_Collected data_

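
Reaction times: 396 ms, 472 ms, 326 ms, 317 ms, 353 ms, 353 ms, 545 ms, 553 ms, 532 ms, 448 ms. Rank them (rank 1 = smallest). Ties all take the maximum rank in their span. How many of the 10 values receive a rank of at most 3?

Sorted (ascending): 317, 326, 353, 353, 396, 448, 472, 532, 545, 553
The 2 values of 353 occupy positions 3–4 → each gets rank 4.
Ranks ≤ 3: {1, 2} → 2 values.

2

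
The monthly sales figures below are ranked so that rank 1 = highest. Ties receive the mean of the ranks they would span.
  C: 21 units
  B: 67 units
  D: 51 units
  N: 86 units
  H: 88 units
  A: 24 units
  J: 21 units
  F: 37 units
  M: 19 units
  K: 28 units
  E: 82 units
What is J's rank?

Sorted (descending): 88, 86, 82, 67, 51, 37, 28, 24, 21, 21, 19
The 2 values of 21 occupy positions 9–10 → average rank (9+10)/2 = 9.5.
J has value 21 units → rank 9.5.

9.5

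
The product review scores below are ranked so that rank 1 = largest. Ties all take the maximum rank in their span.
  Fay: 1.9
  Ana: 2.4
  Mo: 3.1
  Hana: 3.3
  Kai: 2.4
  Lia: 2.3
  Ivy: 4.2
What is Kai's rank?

5

Sorted (descending): 4.2, 3.3, 3.1, 2.4, 2.4, 2.3, 1.9
The 2 values of 2.4 occupy positions 4–5 → each gets rank 5.
Kai has value 2.4 → rank 5.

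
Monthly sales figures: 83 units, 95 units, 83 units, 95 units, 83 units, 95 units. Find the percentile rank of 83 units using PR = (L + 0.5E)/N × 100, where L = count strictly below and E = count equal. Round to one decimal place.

25.0

N = 6.
Strictly below 83: 0. Equal to 83: 3.
PR = (0 + 0.5·3)/6 × 100 = 25.0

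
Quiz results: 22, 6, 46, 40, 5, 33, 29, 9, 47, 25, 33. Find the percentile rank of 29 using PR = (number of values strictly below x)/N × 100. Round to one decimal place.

45.5

N = 11.
Strictly below 29: 5. Equal to 29: 1.
PR = 5/11 × 100 = 45.5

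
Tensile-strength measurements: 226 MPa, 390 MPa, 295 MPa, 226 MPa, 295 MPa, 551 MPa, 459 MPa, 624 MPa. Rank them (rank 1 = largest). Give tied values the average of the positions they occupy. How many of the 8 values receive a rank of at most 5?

4

Sorted (descending): 624, 551, 459, 390, 295, 295, 226, 226
The 2 values of 295 occupy positions 5–6 → average rank (5+6)/2 = 5.5.
The 2 values of 226 occupy positions 7–8 → average rank (7+8)/2 = 7.5.
Ranks ≤ 5: {1, 2, 3, 4} → 4 values.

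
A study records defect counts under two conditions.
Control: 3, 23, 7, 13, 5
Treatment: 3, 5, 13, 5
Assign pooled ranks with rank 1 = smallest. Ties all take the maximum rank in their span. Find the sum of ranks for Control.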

_Directions_
Take the stretch of lines above from the one containing "Tensile-strength measurements: 226" through the one containing "Treatment: 3, 5, 13, 5" and repeat it exactly, adding no other line.

_Final answer_
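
Tensile-strength measurements: 226 MPa, 390 MPa, 295 MPa, 226 MPa, 295 MPa, 551 MPa, 459 MPa, 624 MPa. Rank them (rank 1 = largest). Give tied values the average of the positions they occupy. How many of the 8 values receive a rank of at most 5?

4

Sorted (descending): 624, 551, 459, 390, 295, 295, 226, 226
The 2 values of 295 occupy positions 5–6 → average rank (5+6)/2 = 5.5.
The 2 values of 226 occupy positions 7–8 → average rank (7+8)/2 = 7.5.
Ranks ≤ 5: {1, 2, 3, 4} → 4 values.

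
A study records defect counts under two conditions.
Control: 3, 23, 7, 13, 5
Treatment: 3, 5, 13, 5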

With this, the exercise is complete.